▶ **About this exercise**
Among the entries below, only the lines starting at the one with "A stock solution" and ending at the one with "In the titration of 32.35", both included, are to be printed exactly.

▶ **Listed entries**
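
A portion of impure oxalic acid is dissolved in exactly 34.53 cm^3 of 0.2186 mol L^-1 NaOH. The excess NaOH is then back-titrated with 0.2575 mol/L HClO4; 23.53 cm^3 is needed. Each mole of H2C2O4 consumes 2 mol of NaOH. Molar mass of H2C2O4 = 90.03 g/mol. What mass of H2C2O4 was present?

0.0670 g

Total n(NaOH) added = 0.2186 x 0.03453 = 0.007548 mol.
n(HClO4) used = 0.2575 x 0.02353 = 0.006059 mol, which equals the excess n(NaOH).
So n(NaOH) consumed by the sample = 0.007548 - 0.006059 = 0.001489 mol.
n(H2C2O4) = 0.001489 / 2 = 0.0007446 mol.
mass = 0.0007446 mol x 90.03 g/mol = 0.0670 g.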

---

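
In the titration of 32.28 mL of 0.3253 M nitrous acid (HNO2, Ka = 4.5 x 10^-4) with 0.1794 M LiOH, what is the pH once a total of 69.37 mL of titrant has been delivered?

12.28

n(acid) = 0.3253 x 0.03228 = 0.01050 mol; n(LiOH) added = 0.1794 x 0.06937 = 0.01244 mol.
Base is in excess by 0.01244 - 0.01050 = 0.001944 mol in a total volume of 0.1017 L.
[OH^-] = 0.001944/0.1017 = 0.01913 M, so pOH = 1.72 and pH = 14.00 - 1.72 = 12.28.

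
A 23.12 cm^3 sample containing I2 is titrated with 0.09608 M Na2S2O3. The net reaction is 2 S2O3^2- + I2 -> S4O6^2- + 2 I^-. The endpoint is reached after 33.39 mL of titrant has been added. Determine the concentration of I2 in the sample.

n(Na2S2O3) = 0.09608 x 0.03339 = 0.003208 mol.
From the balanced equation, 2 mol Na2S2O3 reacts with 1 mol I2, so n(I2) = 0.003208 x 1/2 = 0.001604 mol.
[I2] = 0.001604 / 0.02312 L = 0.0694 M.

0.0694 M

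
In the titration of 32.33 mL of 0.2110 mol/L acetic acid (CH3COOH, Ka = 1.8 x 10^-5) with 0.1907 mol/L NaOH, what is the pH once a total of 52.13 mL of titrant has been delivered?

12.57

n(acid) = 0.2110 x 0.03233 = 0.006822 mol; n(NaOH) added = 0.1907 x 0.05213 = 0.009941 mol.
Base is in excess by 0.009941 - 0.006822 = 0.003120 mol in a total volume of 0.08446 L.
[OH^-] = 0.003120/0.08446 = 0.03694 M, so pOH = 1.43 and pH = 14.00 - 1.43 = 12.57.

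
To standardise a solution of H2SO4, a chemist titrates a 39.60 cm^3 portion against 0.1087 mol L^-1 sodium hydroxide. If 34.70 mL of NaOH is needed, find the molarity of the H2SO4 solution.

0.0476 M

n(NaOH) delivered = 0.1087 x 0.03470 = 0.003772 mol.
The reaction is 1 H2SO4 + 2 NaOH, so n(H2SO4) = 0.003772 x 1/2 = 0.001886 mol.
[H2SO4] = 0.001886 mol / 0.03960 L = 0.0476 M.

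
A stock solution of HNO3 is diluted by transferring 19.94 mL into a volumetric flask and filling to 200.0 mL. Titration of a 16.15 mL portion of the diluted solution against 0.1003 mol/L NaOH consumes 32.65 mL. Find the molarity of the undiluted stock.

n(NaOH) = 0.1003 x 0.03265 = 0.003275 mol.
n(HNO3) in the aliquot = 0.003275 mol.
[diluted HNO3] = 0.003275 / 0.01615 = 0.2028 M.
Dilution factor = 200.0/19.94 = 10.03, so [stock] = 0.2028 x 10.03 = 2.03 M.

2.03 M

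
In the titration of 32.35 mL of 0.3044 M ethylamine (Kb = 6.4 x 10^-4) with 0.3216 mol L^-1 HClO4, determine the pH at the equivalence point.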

* * *

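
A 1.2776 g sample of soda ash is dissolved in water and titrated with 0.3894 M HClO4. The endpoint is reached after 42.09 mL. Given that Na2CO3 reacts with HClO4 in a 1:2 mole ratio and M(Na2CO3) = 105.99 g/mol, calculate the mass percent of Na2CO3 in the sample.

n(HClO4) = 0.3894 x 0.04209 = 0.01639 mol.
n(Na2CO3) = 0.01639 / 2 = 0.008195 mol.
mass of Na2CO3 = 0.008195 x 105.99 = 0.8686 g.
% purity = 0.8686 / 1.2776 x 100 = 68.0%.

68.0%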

▶ **Result of the exercise**
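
A stock solution of HNO3 is diluted by transferring 19.94 mL into a volumetric flask and filling to 200.0 mL. Titration of a 16.15 mL portion of the diluted solution against 0.1003 mol/L NaOH consumes 32.65 mL. Find the molarity of the undiluted stock.

n(NaOH) = 0.1003 x 0.03265 = 0.003275 mol.
n(HNO3) in the aliquot = 0.003275 mol.
[diluted HNO3] = 0.003275 / 0.01615 = 0.2028 M.
Dilution factor = 200.0/19.94 = 10.03, so [stock] = 0.2028 x 10.03 = 2.03 M.

2.03 M

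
In the titration of 32.35 mL of 0.3044 M ethylamine (Kb = 6.4 x 10^-4) with 0.3216 mol L^-1 HClO4, determine the pH at the equivalence point.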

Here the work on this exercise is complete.